*Task details*:
Read the data that follows. Then repeat it exactly.
━━━━━━━━━━━━━━━━
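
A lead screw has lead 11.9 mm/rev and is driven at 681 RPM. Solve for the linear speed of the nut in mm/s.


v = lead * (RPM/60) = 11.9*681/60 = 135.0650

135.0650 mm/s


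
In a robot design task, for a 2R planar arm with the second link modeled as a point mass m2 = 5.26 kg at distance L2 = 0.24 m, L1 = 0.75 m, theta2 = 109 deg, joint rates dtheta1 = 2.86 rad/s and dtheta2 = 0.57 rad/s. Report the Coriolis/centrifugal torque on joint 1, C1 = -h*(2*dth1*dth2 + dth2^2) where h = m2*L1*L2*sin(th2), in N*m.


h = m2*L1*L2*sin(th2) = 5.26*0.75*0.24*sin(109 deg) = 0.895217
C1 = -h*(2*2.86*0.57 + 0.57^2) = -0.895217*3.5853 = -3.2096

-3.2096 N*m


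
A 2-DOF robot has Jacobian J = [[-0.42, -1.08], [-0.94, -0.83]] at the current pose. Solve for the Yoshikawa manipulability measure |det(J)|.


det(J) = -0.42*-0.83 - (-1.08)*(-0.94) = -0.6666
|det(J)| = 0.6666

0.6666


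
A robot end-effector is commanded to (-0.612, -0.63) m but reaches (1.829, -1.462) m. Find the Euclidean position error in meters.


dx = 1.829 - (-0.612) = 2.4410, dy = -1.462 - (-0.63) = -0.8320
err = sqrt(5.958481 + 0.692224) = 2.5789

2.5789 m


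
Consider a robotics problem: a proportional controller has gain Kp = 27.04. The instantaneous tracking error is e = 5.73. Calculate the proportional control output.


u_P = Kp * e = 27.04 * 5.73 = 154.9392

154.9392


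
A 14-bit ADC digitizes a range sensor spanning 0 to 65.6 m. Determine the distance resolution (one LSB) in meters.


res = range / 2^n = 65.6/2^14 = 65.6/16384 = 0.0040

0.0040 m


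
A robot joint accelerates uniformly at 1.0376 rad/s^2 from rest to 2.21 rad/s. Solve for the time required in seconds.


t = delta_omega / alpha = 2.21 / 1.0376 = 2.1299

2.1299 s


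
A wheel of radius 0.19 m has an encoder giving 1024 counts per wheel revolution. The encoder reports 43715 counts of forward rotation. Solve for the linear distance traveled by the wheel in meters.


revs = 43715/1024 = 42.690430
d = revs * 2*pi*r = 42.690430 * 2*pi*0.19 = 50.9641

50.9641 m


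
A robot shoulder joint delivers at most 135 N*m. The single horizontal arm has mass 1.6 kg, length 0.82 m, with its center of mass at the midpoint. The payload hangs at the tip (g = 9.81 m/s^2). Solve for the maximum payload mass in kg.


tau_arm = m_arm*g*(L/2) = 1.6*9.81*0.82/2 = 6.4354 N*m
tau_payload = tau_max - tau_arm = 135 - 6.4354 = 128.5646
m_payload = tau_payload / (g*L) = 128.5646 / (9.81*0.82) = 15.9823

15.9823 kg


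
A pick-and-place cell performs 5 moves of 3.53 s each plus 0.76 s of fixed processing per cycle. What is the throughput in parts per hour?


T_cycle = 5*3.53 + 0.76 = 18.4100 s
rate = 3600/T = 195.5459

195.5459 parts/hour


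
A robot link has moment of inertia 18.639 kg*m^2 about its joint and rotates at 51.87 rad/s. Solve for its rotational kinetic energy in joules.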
━━━━━━━━━━━━━━━━
*Answer section*:
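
A lead screw has lead 11.9 mm/rev and is driven at 681 RPM. Solve for the linear speed of the nut in mm/s.


v = lead * (RPM/60) = 11.9*681/60 = 135.0650

135.0650 mm/s


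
In a robot design task, for a 2R planar arm with the second link modeled as a point mass m2 = 5.26 kg at distance L2 = 0.24 m, L1 = 0.75 m, theta2 = 109 deg, joint rates dtheta1 = 2.86 rad/s and dtheta2 = 0.57 rad/s. Report the Coriolis/centrifugal torque on joint 1, C1 = -h*(2*dth1*dth2 + dth2^2) where h = m2*L1*L2*sin(th2), in N*m.


h = m2*L1*L2*sin(th2) = 5.26*0.75*0.24*sin(109 deg) = 0.895217
C1 = -h*(2*2.86*0.57 + 0.57^2) = -0.895217*3.5853 = -3.2096

-3.2096 N*m


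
A 2-DOF robot has Jacobian J = [[-0.42, -1.08], [-0.94, -0.83]] at the current pose. Solve for the Yoshikawa manipulability measure |det(J)|.


det(J) = -0.42*-0.83 - (-1.08)*(-0.94) = -0.6666
|det(J)| = 0.6666

0.6666


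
A robot end-effector is commanded to (-0.612, -0.63) m but reaches (1.829, -1.462) m. Find the Euclidean position error in meters.


dx = 1.829 - (-0.612) = 2.4410, dy = -1.462 - (-0.63) = -0.8320
err = sqrt(5.958481 + 0.692224) = 2.5789

2.5789 m


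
Consider a robotics problem: a proportional controller has gain Kp = 27.04. The instantaneous tracking error is e = 5.73. Calculate the proportional control output.


u_P = Kp * e = 27.04 * 5.73 = 154.9392

154.9392


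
A 14-bit ADC digitizes a range sensor spanning 0 to 65.6 m. Determine the distance resolution (one LSB) in meters.


res = range / 2^n = 65.6/2^14 = 65.6/16384 = 0.0040

0.0040 m


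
A robot joint accelerates uniformly at 1.0376 rad/s^2 from rest to 2.21 rad/s. Solve for the time required in seconds.


t = delta_omega / alpha = 2.21 / 1.0376 = 2.1299

2.1299 s


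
A wheel of radius 0.19 m has an encoder giving 1024 counts per wheel revolution. The encoder reports 43715 counts of forward rotation. Solve for the linear distance traveled by the wheel in meters.


revs = 43715/1024 = 42.690430
d = revs * 2*pi*r = 42.690430 * 2*pi*0.19 = 50.9641

50.9641 m


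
A robot shoulder joint delivers at most 135 N*m. The single horizontal arm has mass 1.6 kg, length 0.82 m, with its center of mass at the midpoint. The payload hangs at the tip (g = 9.81 m/s^2). Solve for the maximum payload mass in kg.


tau_arm = m_arm*g*(L/2) = 1.6*9.81*0.82/2 = 6.4354 N*m
tau_payload = tau_max - tau_arm = 135 - 6.4354 = 128.5646
m_payload = tau_payload / (g*L) = 128.5646 / (9.81*0.82) = 15.9823

15.9823 kg


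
A pick-and-place cell performs 5 moves of 3.53 s each plus 0.76 s of fixed processing per cycle. What is the throughput in parts per hour?


T_cycle = 5*3.53 + 0.76 = 18.4100 s
rate = 3600/T = 195.5459

195.5459 parts/hour


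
A robot link has moment of inertia 18.639 kg*m^2 about its joint and rotates at 51.87 rad/s. Solve for its rotational kinetic energy in joules.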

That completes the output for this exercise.